# About this task
A complete, word-for-word restatement of the entries is needed.
=== Extracted entries ===
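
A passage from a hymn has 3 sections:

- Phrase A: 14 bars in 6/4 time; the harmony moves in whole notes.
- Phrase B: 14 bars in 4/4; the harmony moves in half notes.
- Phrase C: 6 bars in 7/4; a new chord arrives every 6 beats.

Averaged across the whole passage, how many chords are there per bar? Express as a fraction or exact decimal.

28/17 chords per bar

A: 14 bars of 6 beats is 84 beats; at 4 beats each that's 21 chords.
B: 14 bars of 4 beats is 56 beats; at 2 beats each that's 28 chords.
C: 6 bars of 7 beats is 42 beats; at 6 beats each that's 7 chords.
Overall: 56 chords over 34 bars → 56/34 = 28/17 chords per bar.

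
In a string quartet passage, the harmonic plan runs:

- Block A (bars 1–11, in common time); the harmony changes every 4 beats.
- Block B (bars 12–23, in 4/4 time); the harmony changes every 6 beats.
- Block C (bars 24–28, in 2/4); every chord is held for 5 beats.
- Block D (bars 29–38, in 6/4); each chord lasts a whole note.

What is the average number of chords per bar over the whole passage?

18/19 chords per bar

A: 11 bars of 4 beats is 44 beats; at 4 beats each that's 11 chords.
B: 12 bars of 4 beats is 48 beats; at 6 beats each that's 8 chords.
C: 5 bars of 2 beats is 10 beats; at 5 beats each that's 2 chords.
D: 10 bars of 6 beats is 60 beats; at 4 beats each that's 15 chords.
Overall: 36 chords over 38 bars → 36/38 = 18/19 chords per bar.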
===
# Solution
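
A passage from a hymn has 3 sections:

- Phrase A: 14 bars in 6/4 time; the harmony moves in whole notes.
- Phrase B: 14 bars in 4/4; the harmony moves in half notes.
- Phrase C: 6 bars in 7/4; a new chord arrives every 6 beats.

Averaged across the whole passage, how many chords are there per bar? Express as a fraction or exact decimal.

28/17 chords per bar

A: 14 bars of 6 beats is 84 beats; at 4 beats each that's 21 chords.
B: 14 bars of 4 beats is 56 beats; at 2 beats each that's 28 chords.
C: 6 bars of 7 beats is 42 beats; at 6 beats each that's 7 chords.
Overall: 56 chords over 34 bars → 56/34 = 28/17 chords per bar.

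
In a string quartet passage, the harmonic plan runs:

- Block A (bars 1–11, in common time); the harmony changes every 4 beats.
- Block B (bars 12–23, in 4/4 time); the harmony changes every 6 beats.
- Block C (bars 24–28, in 2/4); every chord is held for 5 beats.
- Block D (bars 29–38, in 6/4); each chord lasts a whole note.

What is the average number of chords per bar over the whole passage?

18/19 chords per bar

A: 11 bars of 4 beats is 44 beats; at 4 beats each that's 11 chords.
B: 12 bars of 4 beats is 48 beats; at 6 beats each that's 8 chords.
C: 5 bars of 2 beats is 10 beats; at 5 beats each that's 2 chords.
D: 10 bars of 6 beats is 60 beats; at 4 beats each that's 15 chords.
Overall: 36 chords over 38 bars → 36/38 = 18/19 chords per bar.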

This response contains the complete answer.